-- EXERCISE GOAL --
Some lines in the entries contain the word "following". Copy all of them.

-- RECORDS FOR THIS TASK --
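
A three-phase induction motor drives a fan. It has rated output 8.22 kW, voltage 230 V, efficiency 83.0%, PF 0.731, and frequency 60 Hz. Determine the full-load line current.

34 A

P_out = 8.22 kW = 8220 W
P_in = P_out / η = 8220 / 0.830 = 9904 W
I_L = P_in / (√3·V_L·cosφ) = 9904 / (1.732 × 230 × 0.731) = 34 A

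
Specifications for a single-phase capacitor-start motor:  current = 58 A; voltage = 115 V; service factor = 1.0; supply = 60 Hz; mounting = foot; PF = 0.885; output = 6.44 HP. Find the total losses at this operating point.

1.1 kW

P_in = V·I·cosφ = 115×58×0.885 = 5903 W
P_out = 6.44×746 = 4804 W
Losses = P_in − P_out = 5903 − 4804 = 1099 W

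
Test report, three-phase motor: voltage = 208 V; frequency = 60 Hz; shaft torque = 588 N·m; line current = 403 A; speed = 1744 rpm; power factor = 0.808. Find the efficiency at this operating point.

91.5 %

ω = 2π × 1744/60 = 182.6 rad/s; P_out = τω = 588 × 182.6 = 107369 W
P_in = √3·V_L·I_L·cosφ = 1.732 × 208 × 403 × 0.808 = 117308 W
η = P_out / P_in = 107369 / 117308 = 0.915 = 91.5%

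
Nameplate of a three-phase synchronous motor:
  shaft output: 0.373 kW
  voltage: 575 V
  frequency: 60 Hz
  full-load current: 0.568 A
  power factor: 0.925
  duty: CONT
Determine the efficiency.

P_out = 0.373 kW = 373 W
P_in = √3·V_L·I_L·cosφ = 1.732 × 575 × 0.568 × 0.925 = 523 W
η = P_out / P_in = 373 / 523 = 0.713 = 71.3%

71.3 %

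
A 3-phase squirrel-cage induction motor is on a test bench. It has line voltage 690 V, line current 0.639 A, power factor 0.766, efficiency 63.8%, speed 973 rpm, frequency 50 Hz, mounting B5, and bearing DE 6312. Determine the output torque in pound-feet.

2.7 lb·ft

P_in = √3·V·I·cosφ = 1.732 × 690 × 0.639 × 0.766 = 585 W
P_out = η·P_in = 0.638 × 585 = 373 W
n = 973 rpm
ω = 2π×973/60 = 101.9 rad/s
τ = P_out/ω = 373/101.9 = 3.66 N·m
In lb·ft: 3.66/1.356 = 2.7 lb·ft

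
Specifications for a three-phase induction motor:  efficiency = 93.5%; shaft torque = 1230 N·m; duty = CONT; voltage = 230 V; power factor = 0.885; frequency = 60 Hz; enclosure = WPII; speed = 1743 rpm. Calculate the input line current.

681 A

ω = 2π×1743/60 = 182.5 rad/s; P_out = τω = 1230 × 182.5 = 224475 W
P_in = P_out / η = 224475 / 0.935 = 240080 W
I_L = P_in / (√3·V_L·cosφ) = 240080 / (1.732 × 230 × 0.885) = 681 A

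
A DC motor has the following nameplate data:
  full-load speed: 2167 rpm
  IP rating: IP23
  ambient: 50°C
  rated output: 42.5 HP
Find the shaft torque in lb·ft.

103 lb·ft

P_out = 42.5 × 746 = 31705 W
ω = 2π × 2167/60 = 226.9 rad/s
τ = P_out/ω = 31705/226.9 = 139.7 N·m
In lb·ft: 139.7/1.356 = 103 lb·ft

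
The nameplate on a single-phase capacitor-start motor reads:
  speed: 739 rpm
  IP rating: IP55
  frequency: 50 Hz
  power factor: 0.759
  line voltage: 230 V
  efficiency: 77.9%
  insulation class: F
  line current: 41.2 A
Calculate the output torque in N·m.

72.4 N·m

P_in = V·I·cosφ = 230 × 41.2 × 0.759 = 7192 W
P_out = η·P_in = 0.779 × 7192 = 5603 W
n = 739 rpm
ω = 2π×739/60 = 77.39 rad/s
τ = P_out/ω = 5603/77.39 = 72.4 N·m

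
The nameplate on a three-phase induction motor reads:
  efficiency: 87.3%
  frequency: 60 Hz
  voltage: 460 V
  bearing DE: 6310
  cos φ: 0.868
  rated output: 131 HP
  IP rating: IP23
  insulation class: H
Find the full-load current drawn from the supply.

P_out = 131 × 746 = 97726 W
P_in = P_out / η = 97726 / 0.873 = 111943 W
I_L = P_in / (√3·V_L·cosφ) = 111943 / (1.732 × 460 × 0.868) = 162 A

162 A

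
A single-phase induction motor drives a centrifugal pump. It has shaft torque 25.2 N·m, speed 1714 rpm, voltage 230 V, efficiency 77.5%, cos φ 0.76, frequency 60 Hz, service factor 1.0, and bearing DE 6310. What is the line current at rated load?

ω = 2π×1714/60 = 179.5 rad/s; P_out = τω = 25.2 × 179.5 = 4523 W
P_in = P_out / η = 4523 / 0.775 = 5836 W
I = P_in / (V·cosφ) = 5836 / (230 × 0.76) = 33.4 A

33.4 A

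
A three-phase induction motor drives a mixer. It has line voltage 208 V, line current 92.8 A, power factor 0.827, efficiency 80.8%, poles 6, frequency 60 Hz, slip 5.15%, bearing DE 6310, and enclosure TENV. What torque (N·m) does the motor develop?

P_in = √3·V·I·cosφ = 1.732 × 208 × 92.8 × 0.827 = 27648 W
P_out = η·P_in = 0.808 × 27648 = 22340 W
n_s = 120×60/6 = 1200 rpm; n = 1200×(1−0.0515) = 1138 rpm
ω = 2π×1138/60 = 119.2 rad/s
τ = P_out/ω = 22340/119.2 = 187 N·m

187 N·m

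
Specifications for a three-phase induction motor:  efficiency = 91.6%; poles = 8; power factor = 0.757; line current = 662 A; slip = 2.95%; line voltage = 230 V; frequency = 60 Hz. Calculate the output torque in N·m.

2000 N·m

P_in = √3·V·I·cosφ = 1.732 × 230 × 662 × 0.757 = 199632 W
P_out = η·P_in = 0.916 × 199632 = 182863 W
n_s = 120×60/8 = 900 rpm; n = 900×(1−0.0295) = 873 rpm
ω = 2π×873/60 = 91.42 rad/s
τ = P_out/ω = 182863/91.42 = 2000 N·m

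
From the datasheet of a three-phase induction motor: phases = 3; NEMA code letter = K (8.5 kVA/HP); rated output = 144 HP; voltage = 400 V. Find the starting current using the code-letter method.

1770 A

S_LR = 8.5 × 144 = 1224 kVA
I_LR = S_LR/(√3·V_L) = 1224000/(1.732×400) = 1770 A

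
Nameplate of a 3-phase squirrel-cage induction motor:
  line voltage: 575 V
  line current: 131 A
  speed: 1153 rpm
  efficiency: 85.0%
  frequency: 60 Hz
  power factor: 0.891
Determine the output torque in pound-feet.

604 lb·ft

P_in = √3·V·I·cosφ = 1.732 × 575 × 131 × 0.891 = 116242 W
P_out = η·P_in = 0.85 × 116242 = 98806 W
n = 1153 rpm
ω = 2π×1153/60 = 120.7 rad/s
τ = P_out/ω = 98806/120.7 = 818.6 N·m
In lb·ft: 818.6/1.356 = 604 lb·ft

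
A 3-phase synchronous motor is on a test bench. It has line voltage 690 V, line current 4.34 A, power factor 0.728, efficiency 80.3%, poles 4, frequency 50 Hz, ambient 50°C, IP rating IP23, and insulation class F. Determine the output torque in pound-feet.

14.2 lb·ft

P_in = √3·V·I·cosφ = 1.732 × 690 × 4.34 × 0.728 = 3776 W
P_out = η·P_in = 0.803 × 3776 = 3032 W
n = n_s = 120×50/4 = 1500 rpm (synchronous)
ω = 2π×1500/60 = 157.1 rad/s
τ = P_out/ω = 3032/157.1 = 19.3 N·m
In lb·ft: 19.3/1.356 = 14.2 lb·ft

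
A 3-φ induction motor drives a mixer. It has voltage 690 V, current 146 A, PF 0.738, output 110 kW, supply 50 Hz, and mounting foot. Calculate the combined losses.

P_in = √3·V·I·cosφ = 1.732×690×146×0.738 = 128767 W
P_out = 110000 W
Losses = P_in − P_out = 128767 − 110000 = 18767 W

18.8 kW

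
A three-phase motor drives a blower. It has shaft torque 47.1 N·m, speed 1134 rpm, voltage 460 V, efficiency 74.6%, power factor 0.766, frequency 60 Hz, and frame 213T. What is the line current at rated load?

12.3 A

ω = 2π×1134/60 = 118.8 rad/s; P_out = τω = 47.1 × 118.8 = 5595 W
P_in = P_out / η = 5595 / 0.746 = 7500 W
I_L = P_in / (√3·V_L·cosφ) = 7500 / (1.732 × 460 × 0.766) = 12.3 A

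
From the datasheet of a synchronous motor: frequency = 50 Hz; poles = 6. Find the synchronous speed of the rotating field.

n_s = 120f/p = 120×50/6 = 1000 rpm

1000 rpm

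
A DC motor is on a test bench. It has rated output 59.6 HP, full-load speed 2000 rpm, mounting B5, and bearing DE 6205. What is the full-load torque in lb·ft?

P_out = 59.6 × 746 = 44462 W
ω = 2π × 2000/60 = 209.4 rad/s
τ = P_out/ω = 44462/209.4 = 212.3 N·m
In lb·ft: 212.3/1.356 = 157 lb·ft

157 lb·ft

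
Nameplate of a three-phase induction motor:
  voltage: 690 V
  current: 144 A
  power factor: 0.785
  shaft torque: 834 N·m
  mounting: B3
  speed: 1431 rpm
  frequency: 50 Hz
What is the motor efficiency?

ω = 2π × 1431/60 = 149.9 rad/s; P_out = τω = 834 × 149.9 = 125017 W
P_in = √3·V_L·I_L·cosφ = 1.732 × 690 × 144 × 0.785 = 135092 W
η = P_out / P_in = 125017 / 135092 = 0.925 = 92.5%

92.5 %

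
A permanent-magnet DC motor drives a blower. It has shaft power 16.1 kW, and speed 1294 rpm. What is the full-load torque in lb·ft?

87.6 lb·ft

ω = 2π × 1294/60 = 135.5 rad/s
τ = P/ω = 16100/135.5 = 118.8 N·m
In lb·ft: 118.8/1.356 = 87.6 lb·ft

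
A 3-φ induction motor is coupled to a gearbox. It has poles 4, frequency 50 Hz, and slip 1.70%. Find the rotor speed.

1474 rpm

n_s = 120f/p = 120×50/4 = 1500 rpm
n = n_s(1 − s) = 1500 × (1 − 0.017) = 1474 rpm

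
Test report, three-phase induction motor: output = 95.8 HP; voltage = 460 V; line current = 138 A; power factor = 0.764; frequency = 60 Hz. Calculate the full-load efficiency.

85.1 %

P_out = 95.8 × 746 = 71467 W
P_in = √3·V_L·I_L·cosφ = 1.732 × 460 × 138 × 0.764 = 84000 W
η = P_out / P_in = 71467 / 84000 = 0.851 = 85.1%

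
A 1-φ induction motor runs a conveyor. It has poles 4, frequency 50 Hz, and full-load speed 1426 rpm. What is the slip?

n_s = 120f/p = 120×50/4 = 1500 rpm
s = (n_s − n)/n_s = (1500 − 1426)/1500 = 0.0493

4.9 %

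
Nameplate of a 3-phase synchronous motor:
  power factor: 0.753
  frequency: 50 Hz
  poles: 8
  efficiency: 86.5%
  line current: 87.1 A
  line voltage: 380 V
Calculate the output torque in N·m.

P_in = √3·V·I·cosφ = 1.732 × 380 × 87.1 × 0.753 = 43166 W
P_out = η·P_in = 0.865 × 43166 = 37339 W
n = n_s = 120×50/8 = 750 rpm (synchronous)
ω = 2π×750/60 = 78.54 rad/s
τ = P_out/ω = 37339/78.54 = 475 N·m

475 N·m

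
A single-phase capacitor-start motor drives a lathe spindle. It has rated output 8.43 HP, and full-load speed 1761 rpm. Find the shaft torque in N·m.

34.1 N·m

P_out = 8.43 × 746 = 6289 W
ω = 2π × 1761/60 = 184.4 rad/s
τ = P_out/ω = 6289/184.4 = 34.1 N·m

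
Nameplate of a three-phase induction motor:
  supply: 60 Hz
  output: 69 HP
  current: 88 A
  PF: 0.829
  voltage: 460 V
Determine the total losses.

P_in = √3·V·I·cosφ = 1.732×460×88×0.829 = 58122 W
P_out = 69×746 = 51474 W
Losses = P_in − P_out = 58122 − 51474 = 6648 W

6.65 kW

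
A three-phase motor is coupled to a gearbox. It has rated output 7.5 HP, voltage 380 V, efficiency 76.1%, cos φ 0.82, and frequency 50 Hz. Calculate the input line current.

13.6 A

P_out = 7.5 × 746 = 5595 W
P_in = P_out / η = 5595 / 0.761 = 7352 W
I_L = P_in / (√3·V_L·cosφ) = 7352 / (1.732 × 380 × 0.82) = 13.6 A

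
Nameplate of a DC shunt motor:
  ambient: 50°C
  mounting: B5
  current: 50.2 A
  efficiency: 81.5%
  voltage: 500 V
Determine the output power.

20.5 kW

P_in = V·I = 500 × 50.2 = 25100 W
P_out = η·P_in = 0.815 × 25100 = 20457 W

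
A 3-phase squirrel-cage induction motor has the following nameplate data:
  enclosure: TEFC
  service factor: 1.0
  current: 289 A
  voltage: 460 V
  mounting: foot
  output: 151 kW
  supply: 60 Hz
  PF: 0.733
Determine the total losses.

17.8 kW

P_in = √3·V·I·cosφ = 1.732×460×289×0.733 = 168775 W
P_out = 151000 W
Losses = P_in − P_out = 168775 − 151000 = 17775 W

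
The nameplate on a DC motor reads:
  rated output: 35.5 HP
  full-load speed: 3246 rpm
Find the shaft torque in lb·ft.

P_out = 35.5 × 746 = 26483 W
ω = 2π × 3246/60 = 339.9 rad/s
τ = P_out/ω = 26483/339.9 = 77.91 N·m
In lb·ft: 77.91/1.356 = 57.5 lb·ft

57.5 lb·ft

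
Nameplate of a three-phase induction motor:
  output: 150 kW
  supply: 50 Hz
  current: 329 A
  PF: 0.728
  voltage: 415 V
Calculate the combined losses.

22200 W

P_in = √3·V·I·cosφ = 1.732×415×329×0.728 = 172156 W
P_out = 150000 W
Losses = P_in − P_out = 172156 − 150000 = 22156 W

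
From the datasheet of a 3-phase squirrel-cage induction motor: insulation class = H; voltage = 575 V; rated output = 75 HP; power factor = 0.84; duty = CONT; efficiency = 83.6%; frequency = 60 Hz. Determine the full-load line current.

P_out = 75 × 746 = 55950 W
P_in = P_out / η = 55950 / 0.836 = 66926 W
I_L = P_in / (√3·V_L·cosφ) = 66926 / (1.732 × 575 × 0.84) = 80 A

80 A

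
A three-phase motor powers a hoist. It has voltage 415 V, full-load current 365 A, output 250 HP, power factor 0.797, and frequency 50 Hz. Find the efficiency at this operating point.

P_out = 250 × 746 = 186500 W
P_in = √3·V_L·I_L·cosφ = 1.732 × 415 × 365 × 0.797 = 209097 W
η = P_out / P_in = 186500 / 209097 = 0.892 = 89.2%

89.2 %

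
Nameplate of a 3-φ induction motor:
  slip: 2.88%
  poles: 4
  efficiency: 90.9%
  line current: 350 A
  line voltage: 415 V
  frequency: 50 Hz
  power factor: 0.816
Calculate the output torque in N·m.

1220 N·m

P_in = √3·V·I·cosφ = 1.732 × 415 × 350 × 0.816 = 205284 W
P_out = η·P_in = 0.909 × 205284 = 186603 W
n_s = 120×50/4 = 1500 rpm; n = 1500×(1−0.0288) = 1457 rpm
ω = 2π×1457/60 = 152.6 rad/s
τ = P_out/ω = 186603/152.6 = 1220 N·m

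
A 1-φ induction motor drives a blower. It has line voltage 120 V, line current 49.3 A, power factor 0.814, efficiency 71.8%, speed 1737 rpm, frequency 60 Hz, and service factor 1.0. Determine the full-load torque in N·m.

P_in = V·I·cosφ = 120 × 49.3 × 0.814 = 4816 W
P_out = η·P_in = 0.718 × 4816 = 3458 W
n = 1737 rpm
ω = 2π×1737/60 = 181.9 rad/s
τ = P_out/ω = 3458/181.9 = 19 N·m

19 N·m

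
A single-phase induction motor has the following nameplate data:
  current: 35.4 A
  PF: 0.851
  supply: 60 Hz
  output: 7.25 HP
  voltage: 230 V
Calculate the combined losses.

1.52 kW

P_in = V·I·cosφ = 230×35.4×0.851 = 6929 W
P_out = 7.25×746 = 5409 W
Losses = P_in − P_out = 6929 − 5409 = 1520 W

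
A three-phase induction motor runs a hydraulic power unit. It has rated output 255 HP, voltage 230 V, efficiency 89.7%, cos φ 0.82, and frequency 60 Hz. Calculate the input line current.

P_out = 255 × 746 = 190230 W
P_in = P_out / η = 190230 / 0.897 = 212074 W
I_L = P_in / (√3·V_L·cosφ) = 212074 / (1.732 × 230 × 0.82) = 649 A

649 A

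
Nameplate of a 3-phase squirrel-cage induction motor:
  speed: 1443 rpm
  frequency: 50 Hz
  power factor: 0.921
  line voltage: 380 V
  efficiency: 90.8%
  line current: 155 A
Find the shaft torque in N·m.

565 N·m

P_in = √3·V·I·cosφ = 1.732 × 380 × 155 × 0.921 = 93956 W
P_out = η·P_in = 0.908 × 93956 = 85312 W
n = 1443 rpm
ω = 2π×1443/60 = 151.1 rad/s
τ = P_out/ω = 85312/151.1 = 565 N·m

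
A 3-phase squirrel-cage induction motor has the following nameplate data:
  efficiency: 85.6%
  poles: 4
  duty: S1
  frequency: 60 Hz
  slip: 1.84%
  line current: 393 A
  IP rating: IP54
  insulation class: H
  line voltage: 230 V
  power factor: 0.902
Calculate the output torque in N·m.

653 N·m

P_in = √3·V·I·cosφ = 1.732 × 230 × 393 × 0.902 = 141213 W
P_out = η·P_in = 0.856 × 141213 = 120878 W
n_s = 120×60/4 = 1800 rpm; n = 1800×(1−0.0184) = 1767 rpm
ω = 2π×1767/60 = 185 rad/s
τ = P_out/ω = 120878/185 = 653 N·m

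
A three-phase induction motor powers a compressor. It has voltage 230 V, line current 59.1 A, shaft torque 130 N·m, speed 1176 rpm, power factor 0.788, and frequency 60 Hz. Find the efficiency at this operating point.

ω = 2π × 1176/60 = 123.2 rad/s; P_out = τω = 130 × 123.2 = 16016 W
P_in = √3·V_L·I_L·cosφ = 1.732 × 230 × 59.1 × 0.788 = 18552 W
η = P_out / P_in = 16016 / 18552 = 0.863 = 86.3%

86.3 %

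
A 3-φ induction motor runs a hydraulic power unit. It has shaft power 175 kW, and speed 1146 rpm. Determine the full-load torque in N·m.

ω = 2π × 1146/60 = 120 rad/s
τ = P/ω = 175000/120 = 1460 N·m

1460 N·m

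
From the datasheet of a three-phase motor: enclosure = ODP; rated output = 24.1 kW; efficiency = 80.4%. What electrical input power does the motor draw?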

-- RESPONSE --
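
A DC motor has the following nameplate data:
A 3-phase squirrel-cage induction motor has the following nameplate data:
A single-phase induction motor has the following nameplate data:
A 3-phase squirrel-cage induction motor has the following nameplate data: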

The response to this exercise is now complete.